[INFORMATION Boundary: Start]
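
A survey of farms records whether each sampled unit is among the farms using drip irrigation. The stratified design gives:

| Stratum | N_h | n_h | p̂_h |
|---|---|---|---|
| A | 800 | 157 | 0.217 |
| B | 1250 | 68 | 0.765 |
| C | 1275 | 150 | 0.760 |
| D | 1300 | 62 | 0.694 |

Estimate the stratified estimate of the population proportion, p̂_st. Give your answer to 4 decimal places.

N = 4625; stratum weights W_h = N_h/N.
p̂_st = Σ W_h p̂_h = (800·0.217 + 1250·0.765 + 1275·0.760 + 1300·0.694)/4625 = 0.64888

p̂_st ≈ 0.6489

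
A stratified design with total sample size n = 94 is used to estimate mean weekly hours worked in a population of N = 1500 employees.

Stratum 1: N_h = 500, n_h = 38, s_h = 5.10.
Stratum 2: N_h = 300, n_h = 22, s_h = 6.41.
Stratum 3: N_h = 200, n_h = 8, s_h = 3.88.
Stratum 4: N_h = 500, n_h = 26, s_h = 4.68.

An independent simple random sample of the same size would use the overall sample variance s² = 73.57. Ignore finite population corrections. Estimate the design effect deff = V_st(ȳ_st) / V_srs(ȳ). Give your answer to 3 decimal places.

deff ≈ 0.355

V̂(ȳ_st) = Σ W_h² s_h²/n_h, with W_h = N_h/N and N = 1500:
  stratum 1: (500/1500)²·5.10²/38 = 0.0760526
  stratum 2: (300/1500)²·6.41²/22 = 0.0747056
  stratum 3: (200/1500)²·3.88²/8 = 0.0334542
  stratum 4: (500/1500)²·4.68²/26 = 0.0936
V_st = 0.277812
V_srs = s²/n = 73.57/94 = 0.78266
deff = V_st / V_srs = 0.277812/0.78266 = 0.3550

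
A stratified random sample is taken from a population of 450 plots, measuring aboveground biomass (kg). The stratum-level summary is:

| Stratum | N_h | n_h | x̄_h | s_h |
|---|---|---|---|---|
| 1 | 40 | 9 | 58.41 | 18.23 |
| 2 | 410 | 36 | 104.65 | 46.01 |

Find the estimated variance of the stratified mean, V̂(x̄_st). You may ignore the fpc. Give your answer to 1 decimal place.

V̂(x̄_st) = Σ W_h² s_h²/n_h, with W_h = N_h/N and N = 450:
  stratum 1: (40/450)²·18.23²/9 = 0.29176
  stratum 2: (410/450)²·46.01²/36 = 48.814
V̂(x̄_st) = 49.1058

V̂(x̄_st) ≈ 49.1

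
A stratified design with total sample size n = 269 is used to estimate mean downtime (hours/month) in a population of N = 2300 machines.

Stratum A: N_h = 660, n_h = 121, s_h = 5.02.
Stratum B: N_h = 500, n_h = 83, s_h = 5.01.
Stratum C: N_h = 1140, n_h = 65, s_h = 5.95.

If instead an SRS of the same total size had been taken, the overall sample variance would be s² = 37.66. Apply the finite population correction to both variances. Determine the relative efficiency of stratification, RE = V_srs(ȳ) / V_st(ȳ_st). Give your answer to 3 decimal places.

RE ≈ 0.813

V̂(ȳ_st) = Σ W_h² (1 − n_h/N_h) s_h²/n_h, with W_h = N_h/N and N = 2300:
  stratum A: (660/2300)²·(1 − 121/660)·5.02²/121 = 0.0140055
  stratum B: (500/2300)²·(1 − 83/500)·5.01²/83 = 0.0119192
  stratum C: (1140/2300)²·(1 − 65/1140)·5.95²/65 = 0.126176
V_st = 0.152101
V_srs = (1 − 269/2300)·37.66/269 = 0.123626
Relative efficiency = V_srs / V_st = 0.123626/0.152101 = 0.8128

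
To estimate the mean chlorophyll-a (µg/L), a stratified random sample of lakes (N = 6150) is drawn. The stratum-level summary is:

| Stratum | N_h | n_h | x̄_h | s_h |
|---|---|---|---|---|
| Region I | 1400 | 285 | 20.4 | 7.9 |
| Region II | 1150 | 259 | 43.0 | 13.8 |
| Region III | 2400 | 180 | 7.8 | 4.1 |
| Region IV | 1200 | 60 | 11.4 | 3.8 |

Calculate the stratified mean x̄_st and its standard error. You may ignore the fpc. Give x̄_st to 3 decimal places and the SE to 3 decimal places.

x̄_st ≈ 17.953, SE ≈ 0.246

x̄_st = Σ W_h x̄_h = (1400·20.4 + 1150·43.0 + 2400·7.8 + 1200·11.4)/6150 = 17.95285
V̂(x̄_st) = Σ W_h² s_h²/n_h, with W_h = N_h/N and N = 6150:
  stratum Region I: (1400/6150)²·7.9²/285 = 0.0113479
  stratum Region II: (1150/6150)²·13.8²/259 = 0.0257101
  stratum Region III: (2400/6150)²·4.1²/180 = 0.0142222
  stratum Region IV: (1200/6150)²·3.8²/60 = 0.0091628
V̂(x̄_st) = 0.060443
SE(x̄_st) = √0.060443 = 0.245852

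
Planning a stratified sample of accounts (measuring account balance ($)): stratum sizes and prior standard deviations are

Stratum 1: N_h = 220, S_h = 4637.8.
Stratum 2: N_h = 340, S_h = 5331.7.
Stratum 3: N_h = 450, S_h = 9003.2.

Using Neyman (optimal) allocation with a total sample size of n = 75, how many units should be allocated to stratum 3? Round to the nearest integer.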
[INFORMATION Boundary: End]
TASK DESCRIPTION: Reproduce every line of the material exactly.

FINISHED TASK:
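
A survey of farms records whether each sampled unit is among the farms using drip irrigation. The stratified design gives:

| Stratum | N_h | n_h | p̂_h |
|---|---|---|---|
| A | 800 | 157 | 0.217 |
| B | 1250 | 68 | 0.765 |
| C | 1275 | 150 | 0.760 |
| D | 1300 | 62 | 0.694 |

Estimate the stratified estimate of the population proportion, p̂_st. Give your answer to 4 decimal places.

N = 4625; stratum weights W_h = N_h/N.
p̂_st = Σ W_h p̂_h = (800·0.217 + 1250·0.765 + 1275·0.760 + 1300·0.694)/4625 = 0.64888

p̂_st ≈ 0.6489

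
A stratified design with total sample size n = 94 is used to estimate mean weekly hours worked in a population of N = 1500 employees.

Stratum 1: N_h = 500, n_h = 38, s_h = 5.10.
Stratum 2: N_h = 300, n_h = 22, s_h = 6.41.
Stratum 3: N_h = 200, n_h = 8, s_h = 3.88.
Stratum 4: N_h = 500, n_h = 26, s_h = 4.68.

An independent simple random sample of the same size would use the overall sample variance s² = 73.57. Ignore finite population corrections. Estimate the design effect deff = V_st(ȳ_st) / V_srs(ȳ). Give your answer to 3 decimal places.

deff ≈ 0.355

V̂(ȳ_st) = Σ W_h² s_h²/n_h, with W_h = N_h/N and N = 1500:
  stratum 1: (500/1500)²·5.10²/38 = 0.0760526
  stratum 2: (300/1500)²·6.41²/22 = 0.0747056
  stratum 3: (200/1500)²·3.88²/8 = 0.0334542
  stratum 4: (500/1500)²·4.68²/26 = 0.0936
V_st = 0.277812
V_srs = s²/n = 73.57/94 = 0.78266
deff = V_st / V_srs = 0.277812/0.78266 = 0.3550

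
A stratified random sample is taken from a population of 450 plots, measuring aboveground biomass (kg). The stratum-level summary is:

| Stratum | N_h | n_h | x̄_h | s_h |
|---|---|---|---|---|
| 1 | 40 | 9 | 58.41 | 18.23 |
| 2 | 410 | 36 | 104.65 | 46.01 |

Find the estimated variance of the stratified mean, V̂(x̄_st). You may ignore the fpc. Give your answer to 1 decimal place.

V̂(x̄_st) = Σ W_h² s_h²/n_h, with W_h = N_h/N and N = 450:
  stratum 1: (40/450)²·18.23²/9 = 0.29176
  stratum 2: (410/450)²·46.01²/36 = 48.814
V̂(x̄_st) = 49.1058

V̂(x̄_st) ≈ 49.1

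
A stratified design with total sample size n = 269 is used to estimate mean downtime (hours/month) in a population of N = 2300 machines.

Stratum A: N_h = 660, n_h = 121, s_h = 5.02.
Stratum B: N_h = 500, n_h = 83, s_h = 5.01.
Stratum C: N_h = 1140, n_h = 65, s_h = 5.95.

If instead an SRS of the same total size had been taken, the overall sample variance would be s² = 37.66. Apply the finite population correction to both variances. Determine the relative efficiency of stratification, RE = V_srs(ȳ) / V_st(ȳ_st). Give your answer to 3 decimal places.

RE ≈ 0.813

V̂(ȳ_st) = Σ W_h² (1 − n_h/N_h) s_h²/n_h, with W_h = N_h/N and N = 2300:
  stratum A: (660/2300)²·(1 − 121/660)·5.02²/121 = 0.0140055
  stratum B: (500/2300)²·(1 − 83/500)·5.01²/83 = 0.0119192
  stratum C: (1140/2300)²·(1 − 65/1140)·5.95²/65 = 0.126176
V_st = 0.152101
V_srs = (1 − 269/2300)·37.66/269 = 0.123626
Relative efficiency = V_srs / V_st = 0.123626/0.152101 = 0.8128

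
To estimate the mean chlorophyll-a (µg/L), a stratified random sample of lakes (N = 6150) is drawn. The stratum-level summary is:

| Stratum | N_h | n_h | x̄_h | s_h |
|---|---|---|---|---|
| Region I | 1400 | 285 | 20.4 | 7.9 |
| Region II | 1150 | 259 | 43.0 | 13.8 |
| Region III | 2400 | 180 | 7.8 | 4.1 |
| Region IV | 1200 | 60 | 11.4 | 3.8 |

Calculate the stratified mean x̄_st and its standard error. You may ignore the fpc. Give x̄_st to 3 decimal places and the SE to 3 decimal places.

x̄_st ≈ 17.953, SE ≈ 0.246

x̄_st = Σ W_h x̄_h = (1400·20.4 + 1150·43.0 + 2400·7.8 + 1200·11.4)/6150 = 17.95285
V̂(x̄_st) = Σ W_h² s_h²/n_h, with W_h = N_h/N and N = 6150:
  stratum Region I: (1400/6150)²·7.9²/285 = 0.0113479
  stratum Region II: (1150/6150)²·13.8²/259 = 0.0257101
  stratum Region III: (2400/6150)²·4.1²/180 = 0.0142222
  stratum Region IV: (1200/6150)²·3.8²/60 = 0.0091628
V̂(x̄_st) = 0.060443
SE(x̄_st) = √0.060443 = 0.245852

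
Planning a stratified sample of accounts (measuring account balance ($)): stratum sizes and prior standard deviations are

Stratum 1: N_h = 220, S_h = 4637.8.
Stratum 2: N_h = 340, S_h = 5331.7.
Stratum 3: N_h = 450, S_h = 9003.2.

Using Neyman (optimal) allocation with a total sample size of n = 75, how many units should be allocated to stratum 3? Round to the nearest integer.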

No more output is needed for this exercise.